*DIRECTIONS FOR THIS TASK*. A word-for-word transcription of the records is required.

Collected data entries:
|---|

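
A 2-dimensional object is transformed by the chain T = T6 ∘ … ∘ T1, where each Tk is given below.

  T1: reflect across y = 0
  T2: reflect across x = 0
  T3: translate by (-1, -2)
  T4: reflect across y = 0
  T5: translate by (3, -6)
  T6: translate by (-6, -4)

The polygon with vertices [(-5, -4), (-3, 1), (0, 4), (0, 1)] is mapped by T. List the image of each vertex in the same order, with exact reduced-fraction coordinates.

T1 reflect across y = 0: (-5, -4) → (-5, 4); (-3, 1) → (-3, -1); (0, 4) → (0, -4); (0, 1) → (0, -1)
T2 reflect across x = 0: (-5, 4) → (5, 4); (-3, -1) → (3, -1); (0, -4) → (0, -4); (0, -1) → (0, -1)
T3 translate by (-1, -2): (5, 4) → (4, 2); (3, -1) → (2, -3); (0, -4) → (-1, -6); (0, -1) → (-1, -3)
T4 reflect across y = 0: (4, 2) → (4, -2); (2, -3) → (2, 3); (-1, -6) → (-1, 6); (-1, -3) → (-1, 3)
T5 translate by (3, -6): (4, -2) → (7, -8); (2, 3) → (5, -3); (-1, 6) → (2, 0); (-1, 3) → (2, -3)
T6 translate by (-6, -4): (7, -8) → (1, -12); (5, -3) → (-1, -7); (2, 0) → (-4, -4); (2, -3) → (-4, -7)

image vertices: (1, -12), (-1, -7), (-4, -4), (-4, -7)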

|---|

*RESULT OF THIS TASK*.
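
A 2-dimensional object is transformed by the chain T = T6 ∘ … ∘ T1, where each Tk is given below.

  T1: reflect across y = 0
  T2: reflect across x = 0
  T3: translate by (-1, -2)
  T4: reflect across y = 0
  T5: translate by (3, -6)
  T6: translate by (-6, -4)

The polygon with vertices [(-5, -4), (-3, 1), (0, 4), (0, 1)] is mapped by T. List the image of each vertex in the same order, with exact reduced-fraction coordinates.

T1 reflect across y = 0: (-5, -4) → (-5, 4); (-3, 1) → (-3, -1); (0, 4) → (0, -4); (0, 1) → (0, -1)
T2 reflect across x = 0: (-5, 4) → (5, 4); (-3, -1) → (3, -1); (0, -4) → (0, -4); (0, -1) → (0, -1)
T3 translate by (-1, -2): (5, 4) → (4, 2); (3, -1) → (2, -3); (0, -4) → (-1, -6); (0, -1) → (-1, -3)
T4 reflect across y = 0: (4, 2) → (4, -2); (2, -3) → (2, 3); (-1, -6) → (-1, 6); (-1, -3) → (-1, 3)
T5 translate by (3, -6): (4, -2) → (7, -8); (2, 3) → (5, -3); (-1, 6) → (2, 0); (-1, 3) → (2, -3)
T6 translate by (-6, -4): (7, -8) → (1, -12); (5, -3) → (-1, -7); (2, 0) → (-4, -4); (2, -3) → (-4, -7)

image vertices: (1, -12), (-1, -7), (-4, -4), (-4, -7)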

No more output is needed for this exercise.